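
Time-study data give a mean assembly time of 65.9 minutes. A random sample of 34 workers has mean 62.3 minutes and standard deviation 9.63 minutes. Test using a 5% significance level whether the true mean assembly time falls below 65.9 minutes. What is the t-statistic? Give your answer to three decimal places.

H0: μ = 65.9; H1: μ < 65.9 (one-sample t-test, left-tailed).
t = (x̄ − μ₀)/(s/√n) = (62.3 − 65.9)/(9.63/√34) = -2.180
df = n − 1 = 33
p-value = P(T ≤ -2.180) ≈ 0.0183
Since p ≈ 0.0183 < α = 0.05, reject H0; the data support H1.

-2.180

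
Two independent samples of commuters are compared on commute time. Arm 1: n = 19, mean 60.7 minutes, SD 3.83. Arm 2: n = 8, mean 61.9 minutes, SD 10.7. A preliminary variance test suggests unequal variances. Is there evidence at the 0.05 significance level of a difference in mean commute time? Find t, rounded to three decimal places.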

◇ ◇ ◇

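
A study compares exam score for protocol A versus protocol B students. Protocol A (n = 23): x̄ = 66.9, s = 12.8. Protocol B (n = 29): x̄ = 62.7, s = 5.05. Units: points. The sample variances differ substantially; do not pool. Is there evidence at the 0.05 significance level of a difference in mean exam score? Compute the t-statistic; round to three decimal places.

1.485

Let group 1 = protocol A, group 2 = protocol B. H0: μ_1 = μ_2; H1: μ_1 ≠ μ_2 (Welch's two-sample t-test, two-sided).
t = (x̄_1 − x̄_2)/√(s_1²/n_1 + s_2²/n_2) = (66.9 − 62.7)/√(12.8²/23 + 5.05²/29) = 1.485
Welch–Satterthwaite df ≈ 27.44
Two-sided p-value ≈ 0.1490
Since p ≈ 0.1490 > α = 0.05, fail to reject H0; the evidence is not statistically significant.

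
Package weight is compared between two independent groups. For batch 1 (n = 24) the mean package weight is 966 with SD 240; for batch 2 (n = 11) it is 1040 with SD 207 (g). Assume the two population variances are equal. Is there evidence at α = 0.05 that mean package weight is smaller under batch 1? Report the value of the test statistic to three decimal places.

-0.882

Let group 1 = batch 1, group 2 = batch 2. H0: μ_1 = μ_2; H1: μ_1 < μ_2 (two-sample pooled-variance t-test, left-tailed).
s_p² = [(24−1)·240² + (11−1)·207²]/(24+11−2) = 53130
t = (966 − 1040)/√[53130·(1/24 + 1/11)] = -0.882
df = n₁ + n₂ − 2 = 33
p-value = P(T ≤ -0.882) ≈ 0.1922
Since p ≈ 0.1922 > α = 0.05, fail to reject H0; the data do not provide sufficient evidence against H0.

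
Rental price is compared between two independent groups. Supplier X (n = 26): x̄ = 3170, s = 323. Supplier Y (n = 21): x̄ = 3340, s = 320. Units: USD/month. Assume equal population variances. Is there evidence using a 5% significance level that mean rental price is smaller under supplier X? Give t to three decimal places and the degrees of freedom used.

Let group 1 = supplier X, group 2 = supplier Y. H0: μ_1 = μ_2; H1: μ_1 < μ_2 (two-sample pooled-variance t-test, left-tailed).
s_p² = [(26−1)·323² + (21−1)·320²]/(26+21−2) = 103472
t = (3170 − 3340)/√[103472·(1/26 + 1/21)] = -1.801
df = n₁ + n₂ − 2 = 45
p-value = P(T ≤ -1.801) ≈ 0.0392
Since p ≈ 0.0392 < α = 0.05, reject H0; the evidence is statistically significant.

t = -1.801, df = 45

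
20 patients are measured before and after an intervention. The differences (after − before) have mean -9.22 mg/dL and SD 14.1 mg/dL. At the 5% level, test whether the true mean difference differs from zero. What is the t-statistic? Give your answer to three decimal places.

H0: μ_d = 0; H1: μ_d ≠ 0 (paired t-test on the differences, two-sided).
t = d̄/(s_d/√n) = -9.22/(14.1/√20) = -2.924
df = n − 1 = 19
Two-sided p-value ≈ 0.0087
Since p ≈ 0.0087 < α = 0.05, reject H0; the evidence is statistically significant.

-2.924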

◇ ◇ ◇

(INSTRUCTIONS FOR THE TASK):
Scan the lines above for "Time-study data give" and for "Two independent samples". Repeat exactly the line holding each of them and every line in between.

(WORKED SOLUTION):
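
Time-study data give a mean assembly time of 65.9 minutes. A random sample of 34 workers has mean 62.3 minutes and standard deviation 9.63 minutes. Test using a 5% significance level whether the true mean assembly time falls below 65.9 minutes. What is the t-statistic? Give your answer to three decimal places.

H0: μ = 65.9; H1: μ < 65.9 (one-sample t-test, left-tailed).
t = (x̄ − μ₀)/(s/√n) = (62.3 − 65.9)/(9.63/√34) = -2.180
df = n − 1 = 33
p-value = P(T ≤ -2.180) ≈ 0.0183
Since p ≈ 0.0183 < α = 0.05, reject H0; the data support H1.

-2.180

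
Two independent samples of commuters are compared on commute time. Arm 1: n = 19, mean 60.7 minutes, SD 3.83. Arm 2: n = 8, mean 61.9 minutes, SD 10.7. A preliminary variance test suggests unequal variances. Is there evidence at the 0.05 significance level of a difference in mean commute time? Find t, rounded to three decimal places.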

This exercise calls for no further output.